* AIM OF THE EXERCISE *
Nothing but the line with "A starship moves at 0.9276c" and the lines after it, through the end of the records below, is to be repeated, exactly as it is.

* DATA EXTRACTS *
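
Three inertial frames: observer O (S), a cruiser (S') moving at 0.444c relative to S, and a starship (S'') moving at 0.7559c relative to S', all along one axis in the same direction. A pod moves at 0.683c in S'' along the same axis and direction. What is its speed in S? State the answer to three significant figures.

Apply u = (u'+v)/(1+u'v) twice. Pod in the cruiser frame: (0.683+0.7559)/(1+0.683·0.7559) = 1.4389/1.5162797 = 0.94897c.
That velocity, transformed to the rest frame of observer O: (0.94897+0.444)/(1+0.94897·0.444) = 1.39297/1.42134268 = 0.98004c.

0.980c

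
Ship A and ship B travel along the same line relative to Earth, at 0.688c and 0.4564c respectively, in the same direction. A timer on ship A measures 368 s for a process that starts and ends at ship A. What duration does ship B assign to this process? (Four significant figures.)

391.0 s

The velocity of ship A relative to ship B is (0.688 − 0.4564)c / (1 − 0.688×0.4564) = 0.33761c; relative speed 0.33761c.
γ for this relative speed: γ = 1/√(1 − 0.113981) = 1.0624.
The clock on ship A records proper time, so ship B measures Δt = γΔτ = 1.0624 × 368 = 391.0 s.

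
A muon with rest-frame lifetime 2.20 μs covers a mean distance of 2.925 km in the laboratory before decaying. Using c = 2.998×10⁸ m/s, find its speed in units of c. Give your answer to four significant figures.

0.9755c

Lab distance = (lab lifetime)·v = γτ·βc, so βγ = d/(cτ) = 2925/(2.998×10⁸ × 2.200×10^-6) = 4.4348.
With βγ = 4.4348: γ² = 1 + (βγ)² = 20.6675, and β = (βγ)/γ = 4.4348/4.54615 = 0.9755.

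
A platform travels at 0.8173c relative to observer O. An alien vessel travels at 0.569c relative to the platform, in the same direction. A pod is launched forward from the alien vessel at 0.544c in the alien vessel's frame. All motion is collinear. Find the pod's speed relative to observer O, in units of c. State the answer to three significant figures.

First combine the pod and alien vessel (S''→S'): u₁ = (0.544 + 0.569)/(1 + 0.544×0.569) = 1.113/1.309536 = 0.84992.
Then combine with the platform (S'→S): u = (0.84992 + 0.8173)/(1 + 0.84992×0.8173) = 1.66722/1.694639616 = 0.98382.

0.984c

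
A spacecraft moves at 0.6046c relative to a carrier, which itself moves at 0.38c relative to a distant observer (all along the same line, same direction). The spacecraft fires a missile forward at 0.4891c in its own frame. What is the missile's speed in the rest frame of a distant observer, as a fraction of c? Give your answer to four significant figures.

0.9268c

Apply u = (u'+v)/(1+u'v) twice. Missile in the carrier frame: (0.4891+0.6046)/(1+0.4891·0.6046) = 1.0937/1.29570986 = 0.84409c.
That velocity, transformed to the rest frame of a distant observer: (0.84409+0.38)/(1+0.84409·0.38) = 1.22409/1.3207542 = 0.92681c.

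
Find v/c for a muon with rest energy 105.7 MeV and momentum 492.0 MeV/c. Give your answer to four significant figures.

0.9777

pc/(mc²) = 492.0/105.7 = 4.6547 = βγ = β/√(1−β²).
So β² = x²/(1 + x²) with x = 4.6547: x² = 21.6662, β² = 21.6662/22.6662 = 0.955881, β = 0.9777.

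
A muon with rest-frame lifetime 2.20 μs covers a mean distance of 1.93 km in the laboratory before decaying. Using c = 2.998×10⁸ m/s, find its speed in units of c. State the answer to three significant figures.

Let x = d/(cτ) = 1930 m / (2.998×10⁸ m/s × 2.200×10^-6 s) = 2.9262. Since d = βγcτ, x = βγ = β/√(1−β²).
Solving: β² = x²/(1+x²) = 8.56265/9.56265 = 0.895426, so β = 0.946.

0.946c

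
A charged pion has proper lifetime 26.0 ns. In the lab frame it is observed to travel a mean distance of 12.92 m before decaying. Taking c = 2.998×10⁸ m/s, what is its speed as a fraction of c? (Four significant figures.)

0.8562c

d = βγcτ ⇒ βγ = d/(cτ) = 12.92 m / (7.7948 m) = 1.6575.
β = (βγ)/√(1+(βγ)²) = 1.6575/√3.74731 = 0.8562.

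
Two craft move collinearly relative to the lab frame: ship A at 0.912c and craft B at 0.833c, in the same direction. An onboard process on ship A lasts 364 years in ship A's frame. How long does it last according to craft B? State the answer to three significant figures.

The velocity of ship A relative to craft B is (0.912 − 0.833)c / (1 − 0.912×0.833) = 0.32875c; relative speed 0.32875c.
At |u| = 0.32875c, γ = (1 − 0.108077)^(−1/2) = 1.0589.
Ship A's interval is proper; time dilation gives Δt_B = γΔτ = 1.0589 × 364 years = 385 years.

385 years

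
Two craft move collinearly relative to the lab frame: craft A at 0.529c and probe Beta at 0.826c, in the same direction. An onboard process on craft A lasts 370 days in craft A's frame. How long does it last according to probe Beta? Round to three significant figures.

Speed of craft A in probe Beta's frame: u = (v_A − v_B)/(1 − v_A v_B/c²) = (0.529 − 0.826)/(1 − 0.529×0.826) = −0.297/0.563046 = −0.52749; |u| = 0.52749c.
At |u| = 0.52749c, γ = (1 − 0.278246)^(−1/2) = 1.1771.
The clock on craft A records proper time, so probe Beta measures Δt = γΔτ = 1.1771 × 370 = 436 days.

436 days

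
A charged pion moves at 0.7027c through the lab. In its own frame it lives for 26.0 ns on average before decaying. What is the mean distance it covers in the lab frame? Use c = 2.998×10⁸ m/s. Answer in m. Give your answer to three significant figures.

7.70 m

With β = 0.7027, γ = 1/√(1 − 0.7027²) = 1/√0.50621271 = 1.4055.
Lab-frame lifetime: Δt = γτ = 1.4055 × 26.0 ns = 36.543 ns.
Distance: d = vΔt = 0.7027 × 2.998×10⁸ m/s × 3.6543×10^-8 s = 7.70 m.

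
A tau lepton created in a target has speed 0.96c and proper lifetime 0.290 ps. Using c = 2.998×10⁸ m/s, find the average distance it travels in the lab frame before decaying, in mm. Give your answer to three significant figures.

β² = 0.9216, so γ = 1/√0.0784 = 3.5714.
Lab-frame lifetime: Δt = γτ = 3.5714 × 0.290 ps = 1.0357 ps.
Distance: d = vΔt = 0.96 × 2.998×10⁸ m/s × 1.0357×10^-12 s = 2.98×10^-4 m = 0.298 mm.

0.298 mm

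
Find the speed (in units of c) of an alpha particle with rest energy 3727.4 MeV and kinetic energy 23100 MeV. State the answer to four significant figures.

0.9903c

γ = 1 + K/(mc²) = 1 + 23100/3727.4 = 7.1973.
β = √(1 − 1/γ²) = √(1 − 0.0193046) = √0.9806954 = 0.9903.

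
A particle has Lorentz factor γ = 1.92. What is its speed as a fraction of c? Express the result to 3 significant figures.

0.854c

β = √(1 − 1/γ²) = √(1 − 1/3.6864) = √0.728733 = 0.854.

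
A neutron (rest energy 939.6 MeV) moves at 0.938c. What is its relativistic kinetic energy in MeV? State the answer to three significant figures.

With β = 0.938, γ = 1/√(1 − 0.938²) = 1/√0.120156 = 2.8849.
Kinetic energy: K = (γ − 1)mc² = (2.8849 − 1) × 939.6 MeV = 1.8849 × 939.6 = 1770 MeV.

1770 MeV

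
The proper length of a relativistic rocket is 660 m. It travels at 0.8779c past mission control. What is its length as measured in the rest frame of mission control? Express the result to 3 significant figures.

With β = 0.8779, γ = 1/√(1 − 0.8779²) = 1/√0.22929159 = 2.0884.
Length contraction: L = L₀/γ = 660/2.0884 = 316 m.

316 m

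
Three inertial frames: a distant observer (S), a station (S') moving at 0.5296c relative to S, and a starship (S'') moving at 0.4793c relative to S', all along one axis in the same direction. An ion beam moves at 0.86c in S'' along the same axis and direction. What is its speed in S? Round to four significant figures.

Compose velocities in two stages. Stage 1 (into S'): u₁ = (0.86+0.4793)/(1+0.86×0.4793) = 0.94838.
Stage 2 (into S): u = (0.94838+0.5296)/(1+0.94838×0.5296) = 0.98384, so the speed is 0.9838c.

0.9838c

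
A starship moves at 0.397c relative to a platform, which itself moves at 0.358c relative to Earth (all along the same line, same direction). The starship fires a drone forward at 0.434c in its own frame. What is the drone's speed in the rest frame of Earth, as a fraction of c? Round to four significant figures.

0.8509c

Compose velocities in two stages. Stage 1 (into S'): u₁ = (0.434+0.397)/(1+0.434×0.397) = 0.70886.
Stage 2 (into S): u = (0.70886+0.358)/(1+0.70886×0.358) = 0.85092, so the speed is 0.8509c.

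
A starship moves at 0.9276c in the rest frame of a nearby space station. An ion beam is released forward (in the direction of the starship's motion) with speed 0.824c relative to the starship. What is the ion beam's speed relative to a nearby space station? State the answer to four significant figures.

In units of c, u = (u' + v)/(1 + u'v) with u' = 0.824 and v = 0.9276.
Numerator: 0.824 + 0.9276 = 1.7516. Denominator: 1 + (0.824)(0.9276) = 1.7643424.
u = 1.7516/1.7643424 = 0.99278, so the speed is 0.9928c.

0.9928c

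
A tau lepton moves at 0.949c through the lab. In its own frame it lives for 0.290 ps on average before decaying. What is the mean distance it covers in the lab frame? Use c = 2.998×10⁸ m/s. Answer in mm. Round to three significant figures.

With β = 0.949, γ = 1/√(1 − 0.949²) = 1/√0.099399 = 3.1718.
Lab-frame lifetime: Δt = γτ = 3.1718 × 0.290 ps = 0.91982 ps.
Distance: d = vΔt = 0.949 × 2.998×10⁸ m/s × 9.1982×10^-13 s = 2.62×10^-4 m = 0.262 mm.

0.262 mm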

* FINISHED EXERCISE *
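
A starship moves at 0.9276c in the rest frame of a nearby space station. An ion beam is released forward (in the direction of the starship's motion) with speed 0.824c relative to the starship. What is the ion beam's speed relative to a nearby space station? State the answer to four significant figures.

In units of c, u = (u' + v)/(1 + u'v) with u' = 0.824 and v = 0.9276.
Numerator: 0.824 + 0.9276 = 1.7516. Denominator: 1 + (0.824)(0.9276) = 1.7643424.
u = 1.7516/1.7643424 = 0.99278, so the speed is 0.9928c.

0.9928c

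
A tau lepton moves at 0.949c through the lab. In its own frame it lives for 0.290 ps on average before decaying. What is the mean distance it covers in the lab frame? Use c = 2.998×10⁸ m/s. Answer in mm. Round to three significant figures.

With β = 0.949, γ = 1/√(1 − 0.949²) = 1/√0.099399 = 3.1718.
Lab-frame lifetime: Δt = γτ = 3.1718 × 0.290 ps = 0.91982 ps.
Distance: d = vΔt = 0.949 × 2.998×10⁸ m/s × 9.1982×10^-13 s = 2.62×10^-4 m = 0.262 mm.

0.262 mm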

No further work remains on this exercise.